Stored items
┄┄┄┄┄┄┄┄┄┄

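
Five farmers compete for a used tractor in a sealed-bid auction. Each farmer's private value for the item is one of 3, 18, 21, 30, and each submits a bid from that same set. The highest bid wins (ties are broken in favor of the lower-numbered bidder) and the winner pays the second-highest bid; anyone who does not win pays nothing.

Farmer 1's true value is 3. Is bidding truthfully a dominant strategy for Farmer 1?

Yes

Check each profile of the others' bids and compare truth against every alternative bid.
Others bid (3, 3, 3, 18): truth gives 0, best alternative gives -15.
Others bid (3, 3, 18, 3): truth gives 0, best alternative gives -15.
Others bid (3, 3, 18, 18): truth gives 0, best alternative gives -15.
Others bid (3, 18, 3, 3): truth gives 0, best alternative gives -15.
Others bid (3, 18, 3, 18): truth gives 0, best alternative gives -15.
Others bid (3, 18, 18, 3): truth gives 0, best alternative gives -15.
(Remaining 250 profiles checked similarly; truth is weakly best in each.)
In every case the truthful bid is at least as good as any alternative, so it is a dominant strategy.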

┄┄┄┄┄┄┄┄┄┄

■ **Exercise details**: The reply must repeat all of the records precisely.

■ **Task result**:
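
Five farmers compete for a used tractor in a sealed-bid auction. Each farmer's private value for the item is one of 3, 18, 21, 30, and each submits a bid from that same set. The highest bid wins (ties are broken in favor of the lower-numbered bidder) and the winner pays the second-highest bid; anyone who does not win pays nothing.

Farmer 1's true value is 3. Is bidding truthfully a dominant strategy for Farmer 1?

Yes

Check each profile of the others' bids and compare truth against every alternative bid.
Others bid (3, 3, 3, 18): truth gives 0, best alternative gives -15.
Others bid (3, 3, 18, 3): truth gives 0, best alternative gives -15.
Others bid (3, 3, 18, 18): truth gives 0, best alternative gives -15.
Others bid (3, 18, 3, 3): truth gives 0, best alternative gives -15.
Others bid (3, 18, 3, 18): truth gives 0, best alternative gives -15.
Others bid (3, 18, 18, 3): truth gives 0, best alternative gives -15.
(Remaining 250 profiles checked similarly; truth is weakly best in each.)
In every case the truthful bid is at least as good as any alternative, so it is a dominant strategy.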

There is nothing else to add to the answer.